* _Problem statement_: All of the data below is to be output exactly as written.

=-=-=

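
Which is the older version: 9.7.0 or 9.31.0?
9.7.0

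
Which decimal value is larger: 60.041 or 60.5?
60.5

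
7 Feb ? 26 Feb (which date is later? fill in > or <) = <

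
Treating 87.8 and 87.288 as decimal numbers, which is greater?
87.8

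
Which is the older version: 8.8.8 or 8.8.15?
8.8.8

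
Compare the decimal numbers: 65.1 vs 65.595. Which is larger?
65.595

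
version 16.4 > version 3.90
True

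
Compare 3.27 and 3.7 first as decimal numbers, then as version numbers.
As decimals: 3.27 < 3.7. As versions: v3.27 > v3.7 (minor version 27 > 7).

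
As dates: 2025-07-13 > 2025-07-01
True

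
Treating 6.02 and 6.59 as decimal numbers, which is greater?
6.59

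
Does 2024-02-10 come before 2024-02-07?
No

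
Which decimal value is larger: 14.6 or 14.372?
14.6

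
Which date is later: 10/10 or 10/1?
10/10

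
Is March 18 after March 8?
Yes. Day 18 comes after day 8 in March — this is a date comparison, not a decimal one (the decimal 3.18 would be smaller than 3.8).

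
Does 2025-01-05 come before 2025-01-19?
Yes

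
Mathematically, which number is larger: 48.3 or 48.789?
48.789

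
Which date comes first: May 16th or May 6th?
May 6th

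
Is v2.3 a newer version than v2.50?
No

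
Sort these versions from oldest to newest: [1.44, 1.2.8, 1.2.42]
[1.2.8, 1.2.42, 1.44]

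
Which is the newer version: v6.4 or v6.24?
v6.24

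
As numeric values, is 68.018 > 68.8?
False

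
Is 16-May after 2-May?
Yes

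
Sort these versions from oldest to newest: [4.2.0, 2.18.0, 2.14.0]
[2.14.0, 2.18.0, 4.2.0]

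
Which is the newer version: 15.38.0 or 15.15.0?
15.38.0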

=-=-=

* _Solution below_:
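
Which is the older version: 9.7.0 or 9.31.0?
9.7.0

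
Which decimal value is larger: 60.041 or 60.5?
60.5

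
7 Feb ? 26 Feb (which date is later? fill in > or <) = <

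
Treating 87.8 and 87.288 as decimal numbers, which is greater?
87.8

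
Which is the older version: 8.8.8 or 8.8.15?
8.8.8

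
Compare the decimal numbers: 65.1 vs 65.595. Which is larger?
65.595

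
version 16.4 > version 3.90
True

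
Compare 3.27 and 3.7 first as decimal numbers, then as version numbers.
As decimals: 3.27 < 3.7. As versions: v3.27 > v3.7 (minor version 27 > 7).

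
As dates: 2025-07-13 > 2025-07-01
True

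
Treating 6.02 and 6.59 as decimal numbers, which is greater?
6.59

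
Does 2024-02-10 come before 2024-02-07?
No

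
Which decimal value is larger: 14.6 or 14.372?
14.6

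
Which date is later: 10/10 or 10/1?
10/10

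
Is March 18 after March 8?
Yes. Day 18 comes after day 8 in March — this is a date comparison, not a decimal one (the decimal 3.18 would be smaller than 3.8).

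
Does 2025-01-05 come before 2025-01-19?
Yes

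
Mathematically, which number is larger: 48.3 or 48.789?
48.789

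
Which date comes first: May 16th or May 6th?
May 6th

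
Is v2.3 a newer version than v2.50?
No

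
Sort these versions from oldest to newest: [1.44, 1.2.8, 1.2.42]
[1.2.8, 1.2.42, 1.44]

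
Which is the newer version: v6.4 or v6.24?
v6.24

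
As numeric values, is 68.018 > 68.8?
False

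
Is 16-May after 2-May?
Yes

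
Sort these versions from oldest to newest: [4.2.0, 2.18.0, 2.14.0]
[2.14.0, 2.18.0, 4.2.0]

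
Which is the newer version: 15.38.0 or 15.15.0?
15.38.0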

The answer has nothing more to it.